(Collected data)
──────
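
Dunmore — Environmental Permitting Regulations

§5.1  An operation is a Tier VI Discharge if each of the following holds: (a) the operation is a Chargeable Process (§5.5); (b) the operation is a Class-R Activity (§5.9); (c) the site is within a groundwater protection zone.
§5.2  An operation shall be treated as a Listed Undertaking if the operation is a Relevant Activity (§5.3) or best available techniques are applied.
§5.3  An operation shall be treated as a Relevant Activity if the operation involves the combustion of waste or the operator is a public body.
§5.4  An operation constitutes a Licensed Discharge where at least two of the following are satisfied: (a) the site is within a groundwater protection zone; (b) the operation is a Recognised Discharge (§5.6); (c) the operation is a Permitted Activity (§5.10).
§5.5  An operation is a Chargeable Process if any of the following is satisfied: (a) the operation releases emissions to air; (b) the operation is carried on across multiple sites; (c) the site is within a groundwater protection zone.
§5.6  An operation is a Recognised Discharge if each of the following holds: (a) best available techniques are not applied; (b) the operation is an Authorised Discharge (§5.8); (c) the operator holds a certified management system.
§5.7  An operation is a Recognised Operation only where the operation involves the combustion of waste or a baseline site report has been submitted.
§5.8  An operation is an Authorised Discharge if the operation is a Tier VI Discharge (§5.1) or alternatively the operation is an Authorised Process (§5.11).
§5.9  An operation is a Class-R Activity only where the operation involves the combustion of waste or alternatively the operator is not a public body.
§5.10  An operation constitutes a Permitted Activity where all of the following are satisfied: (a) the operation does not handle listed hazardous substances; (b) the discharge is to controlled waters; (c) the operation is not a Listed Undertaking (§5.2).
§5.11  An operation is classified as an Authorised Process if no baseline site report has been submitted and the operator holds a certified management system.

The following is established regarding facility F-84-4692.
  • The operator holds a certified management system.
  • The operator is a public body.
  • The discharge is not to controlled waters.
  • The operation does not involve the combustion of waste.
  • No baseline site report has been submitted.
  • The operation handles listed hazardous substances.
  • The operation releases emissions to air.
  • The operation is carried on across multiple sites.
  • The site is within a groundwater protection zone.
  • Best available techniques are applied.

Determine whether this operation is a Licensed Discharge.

Under §5.5: the operation releases emissions to air? yes; or the operation is carried on across multiple sites? yes; or the site is within a groundwater protection zone? yes. So the operation is a Chargeable Process.
Under §5.9: the operation involves the combustion of waste? no; or the operator is not a public body? no. So the operation is not a Class-R Activity.
Under §5.1: Chargeable Process (§5.5)? yes; and Class-R Activity (§5.9)? no; and the site is within a groundwater protection zone? yes. So the operation is not a Tier VI Discharge.
Under §5.11: no baseline site report has been submitted? yes; and the operator holds a certified management system? yes. So the operation is an Authorised Process.
Under §5.8: Tier VI Discharge (§5.1)? no; or Authorised Process (§5.11)? yes. So the operation is an Authorised Discharge.
Under §5.6: best available techniques are not applied? no; and Authorised Discharge (§5.8)? yes; and the operator holds a certified management system? yes. So the operation is not a Recognised Discharge.
Under §5.3: the operation involves the combustion of waste? no; or the operator is a public body? yes. So the operation is a Relevant Activity.
Under §5.2: Relevant Activity (§5.3)? yes; or best available techniques are applied? yes. So the operation is a Listed Undertaking.
Under §5.10: the operation does not handle listed hazardous substances? no; and the discharge is to controlled waters? no; and not a Listed Undertaking (§5.2)? no. So the operation is not a Permitted Activity.
Under §5.4: the site is within a groundwater protection zone? yes; Recognised Discharge (§5.6)? no; Permitted Activity (§5.10)? no — 1 of 3 hold (need ≥2) → not satisfied.

No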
──────
YOUR TASK — For the lines above, output exactly those from the line containing "VI Discharge if" through the line containing "or best available techniques are applied.", and skip the others.

ANSWER SPACE —
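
§5.1  An operation is a Tier VI Discharge if each of the following holds: (a) the operation is a Chargeable Process (§5.5); (b) the operation is a Class-R Activity (§5.9); (c) the site is within a groundwater protection zone.
§5.2  An operation shall be treated as a Listed Undertaking if the operation is a Relevant Activity (§5.3) or best available techniques are applied.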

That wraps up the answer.